■ **Activity**
Your task is to reproduce exactly the lines that run from the beginning of the data through the line where "- codon 5: UCA→UUA" appears.

[Stored data entries]
━━━━━━━━
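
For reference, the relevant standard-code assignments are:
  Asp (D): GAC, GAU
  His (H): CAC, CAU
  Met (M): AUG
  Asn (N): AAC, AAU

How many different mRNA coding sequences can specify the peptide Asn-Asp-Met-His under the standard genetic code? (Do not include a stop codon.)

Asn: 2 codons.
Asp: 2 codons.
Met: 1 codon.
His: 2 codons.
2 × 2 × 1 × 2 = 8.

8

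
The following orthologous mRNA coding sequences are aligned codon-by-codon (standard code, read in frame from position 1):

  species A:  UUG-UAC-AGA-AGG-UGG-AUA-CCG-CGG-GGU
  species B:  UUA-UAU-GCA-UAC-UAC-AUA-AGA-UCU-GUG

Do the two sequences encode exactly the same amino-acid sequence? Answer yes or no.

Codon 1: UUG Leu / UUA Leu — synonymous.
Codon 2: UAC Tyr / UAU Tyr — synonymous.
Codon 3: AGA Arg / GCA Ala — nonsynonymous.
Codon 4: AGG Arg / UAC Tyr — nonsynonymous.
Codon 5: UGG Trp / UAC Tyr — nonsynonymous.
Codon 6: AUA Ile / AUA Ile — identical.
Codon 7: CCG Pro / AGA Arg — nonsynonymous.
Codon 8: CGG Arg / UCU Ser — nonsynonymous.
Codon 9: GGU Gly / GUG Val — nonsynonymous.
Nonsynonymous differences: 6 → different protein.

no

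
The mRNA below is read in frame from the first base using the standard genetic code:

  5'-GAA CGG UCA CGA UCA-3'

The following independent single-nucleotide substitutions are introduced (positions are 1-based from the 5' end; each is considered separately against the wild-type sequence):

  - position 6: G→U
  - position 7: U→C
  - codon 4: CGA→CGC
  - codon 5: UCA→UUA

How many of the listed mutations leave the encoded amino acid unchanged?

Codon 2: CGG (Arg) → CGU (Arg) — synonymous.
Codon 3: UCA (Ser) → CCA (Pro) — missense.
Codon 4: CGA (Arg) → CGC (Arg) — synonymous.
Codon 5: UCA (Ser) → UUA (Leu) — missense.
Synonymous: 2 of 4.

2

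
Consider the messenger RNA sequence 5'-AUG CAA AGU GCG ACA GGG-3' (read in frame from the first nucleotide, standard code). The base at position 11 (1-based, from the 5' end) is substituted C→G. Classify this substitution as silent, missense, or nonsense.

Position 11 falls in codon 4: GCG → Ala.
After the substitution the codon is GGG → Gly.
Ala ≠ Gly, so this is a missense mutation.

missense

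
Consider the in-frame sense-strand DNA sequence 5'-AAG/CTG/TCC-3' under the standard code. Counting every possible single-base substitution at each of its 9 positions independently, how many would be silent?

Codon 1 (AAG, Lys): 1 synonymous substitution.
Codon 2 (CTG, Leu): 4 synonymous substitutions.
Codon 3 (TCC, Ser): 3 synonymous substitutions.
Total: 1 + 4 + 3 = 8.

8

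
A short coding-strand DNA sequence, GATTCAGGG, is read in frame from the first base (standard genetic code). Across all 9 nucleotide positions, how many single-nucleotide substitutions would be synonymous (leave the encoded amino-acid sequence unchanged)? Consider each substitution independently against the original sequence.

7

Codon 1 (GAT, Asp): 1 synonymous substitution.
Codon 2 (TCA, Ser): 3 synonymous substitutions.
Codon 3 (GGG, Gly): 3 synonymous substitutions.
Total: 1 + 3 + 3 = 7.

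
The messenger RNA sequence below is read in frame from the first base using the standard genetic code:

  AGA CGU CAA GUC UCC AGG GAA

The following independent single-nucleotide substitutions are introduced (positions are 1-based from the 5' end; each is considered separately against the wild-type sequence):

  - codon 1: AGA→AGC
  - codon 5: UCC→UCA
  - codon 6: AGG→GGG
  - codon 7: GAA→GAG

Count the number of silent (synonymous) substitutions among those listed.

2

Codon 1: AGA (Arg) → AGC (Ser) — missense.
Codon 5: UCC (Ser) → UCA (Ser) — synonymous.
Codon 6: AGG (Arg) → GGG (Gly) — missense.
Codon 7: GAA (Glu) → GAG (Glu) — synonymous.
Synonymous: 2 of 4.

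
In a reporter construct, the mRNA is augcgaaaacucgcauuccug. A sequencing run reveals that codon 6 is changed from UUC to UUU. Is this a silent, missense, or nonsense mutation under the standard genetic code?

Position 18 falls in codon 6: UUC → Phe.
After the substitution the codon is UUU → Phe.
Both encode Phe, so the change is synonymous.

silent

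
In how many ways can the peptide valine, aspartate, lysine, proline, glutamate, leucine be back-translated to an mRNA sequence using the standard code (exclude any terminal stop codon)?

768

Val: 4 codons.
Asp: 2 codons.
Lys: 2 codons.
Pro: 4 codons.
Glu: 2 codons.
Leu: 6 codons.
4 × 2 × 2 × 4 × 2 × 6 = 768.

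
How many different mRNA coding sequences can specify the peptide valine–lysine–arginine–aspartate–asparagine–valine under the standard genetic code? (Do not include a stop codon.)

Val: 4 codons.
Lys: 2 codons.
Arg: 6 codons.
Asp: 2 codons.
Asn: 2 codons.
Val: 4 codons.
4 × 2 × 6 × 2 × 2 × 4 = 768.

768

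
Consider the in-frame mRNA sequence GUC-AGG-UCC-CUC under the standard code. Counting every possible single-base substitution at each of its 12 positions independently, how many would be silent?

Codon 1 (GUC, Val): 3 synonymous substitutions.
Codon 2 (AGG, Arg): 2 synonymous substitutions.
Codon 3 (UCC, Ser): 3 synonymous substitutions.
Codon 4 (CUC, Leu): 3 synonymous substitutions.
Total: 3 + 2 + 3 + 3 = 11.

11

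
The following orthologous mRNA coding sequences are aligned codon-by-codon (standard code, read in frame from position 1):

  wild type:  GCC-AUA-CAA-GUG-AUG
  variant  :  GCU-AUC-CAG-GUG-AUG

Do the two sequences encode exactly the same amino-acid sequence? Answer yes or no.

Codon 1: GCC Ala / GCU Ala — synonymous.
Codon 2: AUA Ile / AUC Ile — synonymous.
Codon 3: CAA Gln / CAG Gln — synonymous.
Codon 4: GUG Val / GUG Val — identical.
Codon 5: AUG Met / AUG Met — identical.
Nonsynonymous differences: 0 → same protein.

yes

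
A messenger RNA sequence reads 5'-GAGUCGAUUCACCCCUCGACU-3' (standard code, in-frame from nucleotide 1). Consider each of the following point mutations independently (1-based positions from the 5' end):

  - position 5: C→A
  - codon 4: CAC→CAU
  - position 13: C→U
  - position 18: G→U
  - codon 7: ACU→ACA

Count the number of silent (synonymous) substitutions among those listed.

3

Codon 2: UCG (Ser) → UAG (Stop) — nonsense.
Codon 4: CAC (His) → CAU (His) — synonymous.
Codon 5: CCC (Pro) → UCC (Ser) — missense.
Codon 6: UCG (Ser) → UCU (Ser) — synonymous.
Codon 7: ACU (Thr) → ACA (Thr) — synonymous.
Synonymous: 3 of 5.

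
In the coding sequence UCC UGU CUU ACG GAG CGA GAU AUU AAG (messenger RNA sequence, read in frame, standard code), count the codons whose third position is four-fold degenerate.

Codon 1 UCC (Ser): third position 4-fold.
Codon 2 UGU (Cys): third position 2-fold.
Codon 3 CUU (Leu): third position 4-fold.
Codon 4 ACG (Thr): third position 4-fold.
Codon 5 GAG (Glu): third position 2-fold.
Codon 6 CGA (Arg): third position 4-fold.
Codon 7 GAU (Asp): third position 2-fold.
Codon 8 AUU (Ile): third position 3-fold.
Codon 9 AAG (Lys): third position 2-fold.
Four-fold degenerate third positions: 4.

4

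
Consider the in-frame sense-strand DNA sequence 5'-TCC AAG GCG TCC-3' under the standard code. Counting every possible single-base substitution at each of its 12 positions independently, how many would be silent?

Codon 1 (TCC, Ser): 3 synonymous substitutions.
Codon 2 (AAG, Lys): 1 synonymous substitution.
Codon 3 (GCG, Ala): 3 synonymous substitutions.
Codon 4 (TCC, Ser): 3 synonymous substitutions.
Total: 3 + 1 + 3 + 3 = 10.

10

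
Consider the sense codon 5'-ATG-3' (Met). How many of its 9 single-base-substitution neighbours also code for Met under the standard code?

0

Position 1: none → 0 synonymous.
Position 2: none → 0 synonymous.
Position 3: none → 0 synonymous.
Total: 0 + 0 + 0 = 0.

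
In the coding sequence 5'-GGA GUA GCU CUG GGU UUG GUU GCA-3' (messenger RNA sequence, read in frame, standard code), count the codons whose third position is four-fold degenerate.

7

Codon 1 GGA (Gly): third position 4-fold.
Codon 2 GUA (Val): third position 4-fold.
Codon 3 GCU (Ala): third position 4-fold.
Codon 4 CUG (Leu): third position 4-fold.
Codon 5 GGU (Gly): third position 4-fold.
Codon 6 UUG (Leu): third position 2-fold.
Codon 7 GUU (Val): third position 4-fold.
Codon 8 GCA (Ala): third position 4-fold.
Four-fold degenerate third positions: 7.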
━━━━━━━━
■ **Solution for this problem**
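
For reference, the relevant standard-code assignments are:
  Asp (D): GAC, GAU
  His (H): CAC, CAU
  Met (M): AUG
  Asn (N): AAC, AAU

How many different mRNA coding sequences can specify the peptide Asn-Asp-Met-His under the standard genetic code? (Do not include a stop codon.)

Asn: 2 codons.
Asp: 2 codons.
Met: 1 codon.
His: 2 codons.
2 × 2 × 1 × 2 = 8.

8

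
The following orthologous mRNA coding sequences are aligned codon-by-codon (standard code, read in frame from position 1):

  species A:  UUG-UAC-AGA-AGG-UGG-AUA-CCG-CGG-GGU
  species B:  UUA-UAU-GCA-UAC-UAC-AUA-AGA-UCU-GUG

Do the two sequences encode exactly the same amino-acid sequence? Answer yes or no.

Codon 1: UUG Leu / UUA Leu — synonymous.
Codon 2: UAC Tyr / UAU Tyr — synonymous.
Codon 3: AGA Arg / GCA Ala — nonsynonymous.
Codon 4: AGG Arg / UAC Tyr — nonsynonymous.
Codon 5: UGG Trp / UAC Tyr — nonsynonymous.
Codon 6: AUA Ile / AUA Ile — identical.
Codon 7: CCG Pro / AGA Arg — nonsynonymous.
Codon 8: CGG Arg / UCU Ser — nonsynonymous.
Codon 9: GGU Gly / GUG Val — nonsynonymous.
Nonsynonymous differences: 6 → different protein.

no

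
The mRNA below is read in frame from the first base using the standard genetic code:

  5'-GAA CGG UCA CGA UCA-3'

The following independent single-nucleotide substitutions are introduced (positions are 1-based from the 5' end; each is considered separately against the wild-type sequence):

  - position 6: G→U
  - position 7: U→C
  - codon 4: CGA→CGC
  - codon 5: UCA→UUA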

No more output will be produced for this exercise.